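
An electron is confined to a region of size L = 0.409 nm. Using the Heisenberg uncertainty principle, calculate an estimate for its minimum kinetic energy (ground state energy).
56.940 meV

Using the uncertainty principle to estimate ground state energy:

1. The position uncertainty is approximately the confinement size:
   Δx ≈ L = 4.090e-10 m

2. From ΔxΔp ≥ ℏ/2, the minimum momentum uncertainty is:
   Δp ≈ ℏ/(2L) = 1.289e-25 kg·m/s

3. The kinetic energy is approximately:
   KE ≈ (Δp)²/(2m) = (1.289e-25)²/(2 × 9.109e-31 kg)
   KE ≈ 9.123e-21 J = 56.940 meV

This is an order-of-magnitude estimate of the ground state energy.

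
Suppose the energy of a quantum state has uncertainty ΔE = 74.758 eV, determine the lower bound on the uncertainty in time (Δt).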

==

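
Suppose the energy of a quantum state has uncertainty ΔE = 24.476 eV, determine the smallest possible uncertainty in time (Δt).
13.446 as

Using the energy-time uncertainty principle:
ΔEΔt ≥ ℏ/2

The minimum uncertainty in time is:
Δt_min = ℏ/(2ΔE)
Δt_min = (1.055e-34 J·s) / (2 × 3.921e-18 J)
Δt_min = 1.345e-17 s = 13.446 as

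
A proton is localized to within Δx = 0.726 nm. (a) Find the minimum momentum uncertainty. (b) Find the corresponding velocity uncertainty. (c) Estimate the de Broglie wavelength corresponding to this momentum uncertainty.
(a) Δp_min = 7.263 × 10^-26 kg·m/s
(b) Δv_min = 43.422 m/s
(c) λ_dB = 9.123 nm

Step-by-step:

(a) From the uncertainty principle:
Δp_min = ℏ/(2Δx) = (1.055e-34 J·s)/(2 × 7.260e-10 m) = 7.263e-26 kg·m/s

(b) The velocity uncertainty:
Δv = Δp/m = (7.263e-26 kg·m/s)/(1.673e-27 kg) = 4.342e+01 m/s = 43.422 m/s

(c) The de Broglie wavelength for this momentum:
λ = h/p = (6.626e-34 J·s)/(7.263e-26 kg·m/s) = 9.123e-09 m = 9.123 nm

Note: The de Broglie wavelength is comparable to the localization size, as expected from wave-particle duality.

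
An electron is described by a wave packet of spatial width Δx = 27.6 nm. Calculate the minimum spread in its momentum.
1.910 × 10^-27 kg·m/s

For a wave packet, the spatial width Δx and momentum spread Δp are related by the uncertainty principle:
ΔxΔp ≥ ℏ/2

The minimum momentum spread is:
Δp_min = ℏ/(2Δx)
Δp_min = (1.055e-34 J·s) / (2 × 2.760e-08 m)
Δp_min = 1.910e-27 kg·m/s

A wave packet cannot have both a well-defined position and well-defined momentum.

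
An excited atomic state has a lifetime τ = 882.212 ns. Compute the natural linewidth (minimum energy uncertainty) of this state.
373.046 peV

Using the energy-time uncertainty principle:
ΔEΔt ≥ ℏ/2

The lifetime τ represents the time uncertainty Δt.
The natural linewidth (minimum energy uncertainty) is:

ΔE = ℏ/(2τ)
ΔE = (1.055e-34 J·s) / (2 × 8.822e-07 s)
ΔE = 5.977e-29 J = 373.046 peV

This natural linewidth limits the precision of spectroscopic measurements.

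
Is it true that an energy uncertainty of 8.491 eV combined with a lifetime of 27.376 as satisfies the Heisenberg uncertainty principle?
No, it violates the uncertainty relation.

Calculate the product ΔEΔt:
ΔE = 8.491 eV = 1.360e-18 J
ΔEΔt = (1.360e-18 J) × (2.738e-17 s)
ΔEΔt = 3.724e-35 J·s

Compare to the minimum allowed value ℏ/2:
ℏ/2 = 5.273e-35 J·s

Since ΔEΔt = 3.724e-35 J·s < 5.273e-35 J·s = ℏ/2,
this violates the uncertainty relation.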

--

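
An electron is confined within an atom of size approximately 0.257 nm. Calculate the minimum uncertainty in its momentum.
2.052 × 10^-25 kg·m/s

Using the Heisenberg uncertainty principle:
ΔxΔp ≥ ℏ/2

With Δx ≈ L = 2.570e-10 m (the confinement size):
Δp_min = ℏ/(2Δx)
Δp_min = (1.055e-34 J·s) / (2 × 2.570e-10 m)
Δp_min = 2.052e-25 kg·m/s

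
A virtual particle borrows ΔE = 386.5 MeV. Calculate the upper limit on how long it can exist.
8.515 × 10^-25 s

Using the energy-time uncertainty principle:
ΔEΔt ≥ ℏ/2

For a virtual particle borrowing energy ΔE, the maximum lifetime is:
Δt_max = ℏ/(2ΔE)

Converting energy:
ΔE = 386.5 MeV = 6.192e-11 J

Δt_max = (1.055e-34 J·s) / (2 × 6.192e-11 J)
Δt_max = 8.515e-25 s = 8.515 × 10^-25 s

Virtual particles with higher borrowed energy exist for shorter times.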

◆ **EXERCISE DETAILS**
Find where the line with "An electron is confined to" sits in the material above, then copy exactly from it through the line with "the uncertainty in time (Δt).". Add no other line.

◆ **REPLY TO THE TASK**
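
An electron is confined to a region of size L = 0.409 nm. Using the Heisenberg uncertainty principle, calculate an estimate for its minimum kinetic energy (ground state energy).
56.940 meV

Using the uncertainty principle to estimate ground state energy:

1. The position uncertainty is approximately the confinement size:
   Δx ≈ L = 4.090e-10 m

2. From ΔxΔp ≥ ℏ/2, the minimum momentum uncertainty is:
   Δp ≈ ℏ/(2L) = 1.289e-25 kg·m/s

3. The kinetic energy is approximately:
   KE ≈ (Δp)²/(2m) = (1.289e-25)²/(2 × 9.109e-31 kg)
   KE ≈ 9.123e-21 J = 56.940 meV

This is an order-of-magnitude estimate of the ground state energy.

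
Suppose the energy of a quantum state has uncertainty ΔE = 74.758 eV, determine the lower bound on the uncertainty in time (Δt).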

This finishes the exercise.